Directions: Please set the lines down again exactly, from the top of the entries through the line that contains "I4: sub r1, r5, r1".

Source material:
____
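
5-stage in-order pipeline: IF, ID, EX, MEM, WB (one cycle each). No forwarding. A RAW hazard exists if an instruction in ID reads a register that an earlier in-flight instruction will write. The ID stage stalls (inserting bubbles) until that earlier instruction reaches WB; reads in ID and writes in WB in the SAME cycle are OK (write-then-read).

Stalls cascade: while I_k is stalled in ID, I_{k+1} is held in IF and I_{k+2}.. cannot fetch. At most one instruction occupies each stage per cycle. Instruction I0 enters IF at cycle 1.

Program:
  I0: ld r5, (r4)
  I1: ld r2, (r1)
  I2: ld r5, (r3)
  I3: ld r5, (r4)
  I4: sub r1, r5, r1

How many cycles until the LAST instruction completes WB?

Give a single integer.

Answer: 11

Derivation:
I0 ld r5 <- r4: IF@1 ID@2 stall=0 (-) EX@3 MEM@4 WB@5
I1 ld r2 <- r1: IF@2 ID@3 stall=0 (-) EX@4 MEM@5 WB@6
I2 ld r5 <- r3: IF@3 ID@4 stall=0 (-) EX@5 MEM@6 WB@7
I3 ld r5 <- r4: IF@4 ID@5 stall=0 (-) EX@6 MEM@7 WB@8
I4 sub r1 <- r5,r1: IF@5 ID@6 stall=2 (RAW on I3.r5 (WB@8)) EX@9 MEM@10 WB@11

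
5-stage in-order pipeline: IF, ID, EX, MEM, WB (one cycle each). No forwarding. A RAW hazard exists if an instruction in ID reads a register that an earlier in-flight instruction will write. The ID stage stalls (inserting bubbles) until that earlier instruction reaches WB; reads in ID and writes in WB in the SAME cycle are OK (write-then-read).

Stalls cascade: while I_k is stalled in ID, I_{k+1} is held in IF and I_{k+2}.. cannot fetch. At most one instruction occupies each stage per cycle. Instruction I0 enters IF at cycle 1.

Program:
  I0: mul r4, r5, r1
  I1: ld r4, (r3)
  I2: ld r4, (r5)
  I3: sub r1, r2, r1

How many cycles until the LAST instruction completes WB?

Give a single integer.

I0 mul r4 <- r5,r1: IF@1 ID@2 stall=0 (-) EX@3 MEM@4 WB@5
I1 ld r4 <- r3: IF@2 ID@3 stall=0 (-) EX@4 MEM@5 WB@6
I2 ld r4 <- r5: IF@3 ID@4 stall=0 (-) EX@5 MEM@6 WB@7
I3 sub r1 <- r2,r1: IF@4 ID@5 stall=0 (-) EX@6 MEM@7 WB@8

Answer: 8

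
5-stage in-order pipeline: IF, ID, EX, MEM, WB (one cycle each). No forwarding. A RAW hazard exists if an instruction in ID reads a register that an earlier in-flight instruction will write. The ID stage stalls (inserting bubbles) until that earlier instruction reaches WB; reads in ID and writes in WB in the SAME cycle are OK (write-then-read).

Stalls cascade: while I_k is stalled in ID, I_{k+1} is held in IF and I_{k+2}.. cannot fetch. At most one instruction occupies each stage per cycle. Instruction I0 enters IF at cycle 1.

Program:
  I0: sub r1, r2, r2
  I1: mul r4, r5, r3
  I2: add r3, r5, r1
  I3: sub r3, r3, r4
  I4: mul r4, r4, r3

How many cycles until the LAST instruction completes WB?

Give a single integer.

Answer: 14

Derivation:
I0 sub r1 <- r2,r2: IF@1 ID@2 stall=0 (-) EX@3 MEM@4 WB@5
I1 mul r4 <- r5,r3: IF@2 ID@3 stall=0 (-) EX@4 MEM@5 WB@6
I2 add r3 <- r5,r1: IF@3 ID@4 stall=1 (RAW on I0.r1 (WB@5)) EX@6 MEM@7 WB@8
I3 sub r3 <- r3,r4: IF@4 ID@6 stall=2 (RAW on I2.r3 (WB@8)) EX@9 MEM@10 WB@11
I4 mul r4 <- r4,r3: IF@6 ID@9 stall=2 (RAW on I3.r3 (WB@11)) EX@12 MEM@13 WB@14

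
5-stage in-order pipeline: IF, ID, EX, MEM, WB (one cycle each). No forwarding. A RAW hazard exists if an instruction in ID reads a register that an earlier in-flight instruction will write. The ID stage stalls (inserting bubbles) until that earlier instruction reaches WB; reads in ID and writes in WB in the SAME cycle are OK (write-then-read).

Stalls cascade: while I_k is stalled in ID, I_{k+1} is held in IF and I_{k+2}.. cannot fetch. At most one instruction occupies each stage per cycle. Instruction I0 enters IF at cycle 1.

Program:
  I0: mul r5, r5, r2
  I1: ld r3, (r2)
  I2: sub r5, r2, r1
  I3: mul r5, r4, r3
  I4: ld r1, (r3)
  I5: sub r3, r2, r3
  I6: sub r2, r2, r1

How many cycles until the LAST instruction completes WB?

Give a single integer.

Answer: 13

Derivation:
I0 mul r5 <- r5,r2: IF@1 ID@2 stall=0 (-) EX@3 MEM@4 WB@5
I1 ld r3 <- r2: IF@2 ID@3 stall=0 (-) EX@4 MEM@5 WB@6
I2 sub r5 <- r2,r1: IF@3 ID@4 stall=0 (-) EX@5 MEM@6 WB@7
I3 mul r5 <- r4,r3: IF@4 ID@5 stall=1 (RAW on I1.r3 (WB@6)) EX@7 MEM@8 WB@9
I4 ld r1 <- r3: IF@5 ID@7 stall=0 (-) EX@8 MEM@9 WB@10
I5 sub r3 <- r2,r3: IF@7 ID@8 stall=0 (-) EX@9 MEM@10 WB@11
I6 sub r2 <- r2,r1: IF@8 ID@9 stall=1 (RAW on I4.r1 (WB@10)) EX@11 MEM@12 WB@13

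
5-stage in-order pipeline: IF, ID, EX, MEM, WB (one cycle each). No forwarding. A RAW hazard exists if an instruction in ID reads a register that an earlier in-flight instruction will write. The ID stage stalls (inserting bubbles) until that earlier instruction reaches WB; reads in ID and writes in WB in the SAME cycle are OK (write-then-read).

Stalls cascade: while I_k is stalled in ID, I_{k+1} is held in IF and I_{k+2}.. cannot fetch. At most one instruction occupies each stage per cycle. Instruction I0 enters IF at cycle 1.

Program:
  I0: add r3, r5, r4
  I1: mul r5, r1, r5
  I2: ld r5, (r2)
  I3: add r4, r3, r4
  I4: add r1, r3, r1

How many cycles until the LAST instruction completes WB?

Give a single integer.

I0 add r3 <- r5,r4: IF@1 ID@2 stall=0 (-) EX@3 MEM@4 WB@5
I1 mul r5 <- r1,r5: IF@2 ID@3 stall=0 (-) EX@4 MEM@5 WB@6
I2 ld r5 <- r2: IF@3 ID@4 stall=0 (-) EX@5 MEM@6 WB@7
I3 add r4 <- r3,r4: IF@4 ID@5 stall=0 (-) EX@6 MEM@7 WB@8
I4 add r1 <- r3,r1: IF@5 ID@6 stall=0 (-) EX@7 MEM@8 WB@9

Answer: 9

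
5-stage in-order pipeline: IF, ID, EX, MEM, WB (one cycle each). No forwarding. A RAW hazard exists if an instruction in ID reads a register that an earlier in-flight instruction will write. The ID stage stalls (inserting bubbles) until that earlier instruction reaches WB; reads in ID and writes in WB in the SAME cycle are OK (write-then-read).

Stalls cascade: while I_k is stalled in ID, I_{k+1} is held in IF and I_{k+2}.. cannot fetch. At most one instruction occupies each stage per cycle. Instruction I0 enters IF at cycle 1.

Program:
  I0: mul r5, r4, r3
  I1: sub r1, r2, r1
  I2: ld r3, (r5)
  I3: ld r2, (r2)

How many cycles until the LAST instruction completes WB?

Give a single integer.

I0 mul r5 <- r4,r3: IF@1 ID@2 stall=0 (-) EX@3 MEM@4 WB@5
I1 sub r1 <- r2,r1: IF@2 ID@3 stall=0 (-) EX@4 MEM@5 WB@6
I2 ld r3 <- r5: IF@3 ID@4 stall=1 (RAW on I0.r5 (WB@5)) EX@6 MEM@7 WB@8
I3 ld r2 <- r2: IF@4 ID@6 stall=0 (-) EX@7 MEM@8 WB@9

Answer: 9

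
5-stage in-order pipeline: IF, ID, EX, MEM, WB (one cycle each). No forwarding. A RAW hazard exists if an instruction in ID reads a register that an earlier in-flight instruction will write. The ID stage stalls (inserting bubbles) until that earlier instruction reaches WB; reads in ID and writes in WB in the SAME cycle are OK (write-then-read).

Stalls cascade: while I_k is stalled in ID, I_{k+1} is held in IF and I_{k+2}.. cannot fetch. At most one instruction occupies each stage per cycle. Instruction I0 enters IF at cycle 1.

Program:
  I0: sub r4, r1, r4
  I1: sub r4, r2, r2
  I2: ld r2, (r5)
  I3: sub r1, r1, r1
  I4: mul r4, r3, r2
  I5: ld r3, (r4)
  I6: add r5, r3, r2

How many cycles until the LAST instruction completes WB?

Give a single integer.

I0 sub r4 <- r1,r4: IF@1 ID@2 stall=0 (-) EX@3 MEM@4 WB@5
I1 sub r4 <- r2,r2: IF@2 ID@3 stall=0 (-) EX@4 MEM@5 WB@6
I2 ld r2 <- r5: IF@3 ID@4 stall=0 (-) EX@5 MEM@6 WB@7
I3 sub r1 <- r1,r1: IF@4 ID@5 stall=0 (-) EX@6 MEM@7 WB@8
I4 mul r4 <- r3,r2: IF@5 ID@6 stall=1 (RAW on I2.r2 (WB@7)) EX@8 MEM@9 WB@10
I5 ld r3 <- r4: IF@6 ID@8 stall=2 (RAW on I4.r4 (WB@10)) EX@11 MEM@12 WB@13
I6 add r5 <- r3,r2: IF@8 ID@11 stall=2 (RAW on I5.r3 (WB@13)) EX@14 MEM@15 WB@16

Answer: 16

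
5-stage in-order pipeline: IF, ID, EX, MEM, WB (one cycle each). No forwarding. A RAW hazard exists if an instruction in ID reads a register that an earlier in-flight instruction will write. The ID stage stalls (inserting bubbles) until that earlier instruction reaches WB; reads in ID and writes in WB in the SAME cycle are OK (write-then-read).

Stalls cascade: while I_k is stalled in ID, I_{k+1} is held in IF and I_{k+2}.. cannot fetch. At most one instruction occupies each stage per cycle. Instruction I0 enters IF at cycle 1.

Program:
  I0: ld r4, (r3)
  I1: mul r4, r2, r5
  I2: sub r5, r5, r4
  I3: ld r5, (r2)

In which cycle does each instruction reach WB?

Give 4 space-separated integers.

Answer: 5 6 9 10

Derivation:
I0 ld r4 <- r3: IF@1 ID@2 stall=0 (-) EX@3 MEM@4 WB@5
I1 mul r4 <- r2,r5: IF@2 ID@3 stall=0 (-) EX@4 MEM@5 WB@6
I2 sub r5 <- r5,r4: IF@3 ID@4 stall=2 (RAW on I1.r4 (WB@6)) EX@7 MEM@8 WB@9
I3 ld r5 <- r2: IF@4 ID@7 stall=0 (-) EX@8 MEM@9 WB@10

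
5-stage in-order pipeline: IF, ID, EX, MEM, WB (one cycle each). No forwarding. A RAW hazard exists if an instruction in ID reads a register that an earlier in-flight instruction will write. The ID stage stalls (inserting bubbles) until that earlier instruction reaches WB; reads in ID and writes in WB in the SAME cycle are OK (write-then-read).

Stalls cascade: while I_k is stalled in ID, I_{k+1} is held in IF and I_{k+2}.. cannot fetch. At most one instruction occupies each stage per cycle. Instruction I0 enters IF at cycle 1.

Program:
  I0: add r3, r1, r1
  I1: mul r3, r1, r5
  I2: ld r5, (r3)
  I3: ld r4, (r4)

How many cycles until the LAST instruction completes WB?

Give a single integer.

Answer: 10

Derivation:
I0 add r3 <- r1,r1: IF@1 ID@2 stall=0 (-) EX@3 MEM@4 WB@5
I1 mul r3 <- r1,r5: IF@2 ID@3 stall=0 (-) EX@4 MEM@5 WB@6
I2 ld r5 <- r3: IF@3 ID@4 stall=2 (RAW on I1.r3 (WB@6)) EX@7 MEM@8 WB@9
I3 ld r4 <- r4: IF@4 ID@7 stall=0 (-) EX@8 MEM@9 WB@10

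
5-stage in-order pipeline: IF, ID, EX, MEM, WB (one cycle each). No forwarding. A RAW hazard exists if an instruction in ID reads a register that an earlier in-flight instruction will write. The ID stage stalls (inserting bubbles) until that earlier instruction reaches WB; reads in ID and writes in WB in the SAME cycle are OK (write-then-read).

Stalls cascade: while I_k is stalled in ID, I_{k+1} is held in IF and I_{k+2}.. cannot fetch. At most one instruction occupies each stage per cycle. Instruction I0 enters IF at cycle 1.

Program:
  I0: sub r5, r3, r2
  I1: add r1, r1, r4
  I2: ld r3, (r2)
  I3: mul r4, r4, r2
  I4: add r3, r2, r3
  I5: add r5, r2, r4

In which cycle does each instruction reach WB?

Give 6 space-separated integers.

Answer: 5 6 7 8 10 11

Derivation:
I0 sub r5 <- r3,r2: IF@1 ID@2 stall=0 (-) EX@3 MEM@4 WB@5
I1 add r1 <- r1,r4: IF@2 ID@3 stall=0 (-) EX@4 MEM@5 WB@6
I2 ld r3 <- r2: IF@3 ID@4 stall=0 (-) EX@5 MEM@6 WB@7
I3 mul r4 <- r4,r2: IF@4 ID@5 stall=0 (-) EX@6 MEM@7 WB@8
I4 add r3 <- r2,r3: IF@5 ID@6 stall=1 (RAW on I2.r3 (WB@7)) EX@8 MEM@9 WB@10
I5 add r5 <- r2,r4: IF@6 ID@8 stall=0 (-) EX@9 MEM@10 WB@11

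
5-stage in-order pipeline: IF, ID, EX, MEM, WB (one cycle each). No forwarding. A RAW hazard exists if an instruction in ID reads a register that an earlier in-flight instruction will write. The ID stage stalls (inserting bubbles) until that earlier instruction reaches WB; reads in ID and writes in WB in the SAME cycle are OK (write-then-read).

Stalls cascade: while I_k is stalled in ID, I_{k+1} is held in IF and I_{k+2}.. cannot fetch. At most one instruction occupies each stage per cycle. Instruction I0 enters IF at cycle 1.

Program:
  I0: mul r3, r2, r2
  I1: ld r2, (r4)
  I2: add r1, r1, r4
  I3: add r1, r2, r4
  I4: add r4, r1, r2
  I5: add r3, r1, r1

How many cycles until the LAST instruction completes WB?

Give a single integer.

Answer: 13

Derivation:
I0 mul r3 <- r2,r2: IF@1 ID@2 stall=0 (-) EX@3 MEM@4 WB@5
I1 ld r2 <- r4: IF@2 ID@3 stall=0 (-) EX@4 MEM@5 WB@6
I2 add r1 <- r1,r4: IF@3 ID@4 stall=0 (-) EX@5 MEM@6 WB@7
I3 add r1 <- r2,r4: IF@4 ID@5 stall=1 (RAW on I1.r2 (WB@6)) EX@7 MEM@8 WB@9
I4 add r4 <- r1,r2: IF@5 ID@7 stall=2 (RAW on I3.r1 (WB@9)) EX@10 MEM@11 WB@12
I5 add r3 <- r1,r1: IF@7 ID@10 stall=0 (-) EX@11 MEM@12 WB@13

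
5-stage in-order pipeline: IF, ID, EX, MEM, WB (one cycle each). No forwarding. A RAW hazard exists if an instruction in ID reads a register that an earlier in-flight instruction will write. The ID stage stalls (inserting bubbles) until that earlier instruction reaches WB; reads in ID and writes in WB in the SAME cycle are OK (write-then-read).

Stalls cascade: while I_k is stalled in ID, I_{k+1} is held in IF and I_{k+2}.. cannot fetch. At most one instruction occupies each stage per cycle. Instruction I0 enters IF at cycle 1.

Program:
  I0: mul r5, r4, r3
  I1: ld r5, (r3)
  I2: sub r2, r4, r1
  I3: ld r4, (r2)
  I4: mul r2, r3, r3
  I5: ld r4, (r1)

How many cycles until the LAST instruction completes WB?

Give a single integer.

I0 mul r5 <- r4,r3: IF@1 ID@2 stall=0 (-) EX@3 MEM@4 WB@5
I1 ld r5 <- r3: IF@2 ID@3 stall=0 (-) EX@4 MEM@5 WB@6
I2 sub r2 <- r4,r1: IF@3 ID@4 stall=0 (-) EX@5 MEM@6 WB@7
I3 ld r4 <- r2: IF@4 ID@5 stall=2 (RAW on I2.r2 (WB@7)) EX@8 MEM@9 WB@10
I4 mul r2 <- r3,r3: IF@5 ID@8 stall=0 (-) EX@9 MEM@10 WB@11
I5 ld r4 <- r1: IF@8 ID@9 stall=0 (-) EX@10 MEM@11 WB@12

Answer: 12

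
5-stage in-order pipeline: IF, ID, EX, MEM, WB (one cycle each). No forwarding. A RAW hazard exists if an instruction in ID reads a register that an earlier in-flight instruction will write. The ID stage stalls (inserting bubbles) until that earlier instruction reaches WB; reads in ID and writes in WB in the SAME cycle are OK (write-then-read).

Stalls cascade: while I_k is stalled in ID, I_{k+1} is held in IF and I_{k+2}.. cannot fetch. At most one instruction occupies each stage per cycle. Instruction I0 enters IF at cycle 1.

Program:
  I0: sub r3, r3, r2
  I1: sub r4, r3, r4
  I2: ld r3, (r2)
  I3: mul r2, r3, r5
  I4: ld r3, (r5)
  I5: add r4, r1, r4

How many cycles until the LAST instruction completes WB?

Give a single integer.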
____
Response below:
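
5-stage in-order pipeline: IF, ID, EX, MEM, WB (one cycle each). No forwarding. A RAW hazard exists if an instruction in ID reads a register that an earlier in-flight instruction will write. The ID stage stalls (inserting bubbles) until that earlier instruction reaches WB; reads in ID and writes in WB in the SAME cycle are OK (write-then-read).

Stalls cascade: while I_k is stalled in ID, I_{k+1} is held in IF and I_{k+2}.. cannot fetch. At most one instruction occupies each stage per cycle. Instruction I0 enters IF at cycle 1.

Program:
  I0: ld r5, (r4)
  I1: ld r2, (r1)
  I2: ld r5, (r3)
  I3: ld r5, (r4)
  I4: sub r1, r5, r1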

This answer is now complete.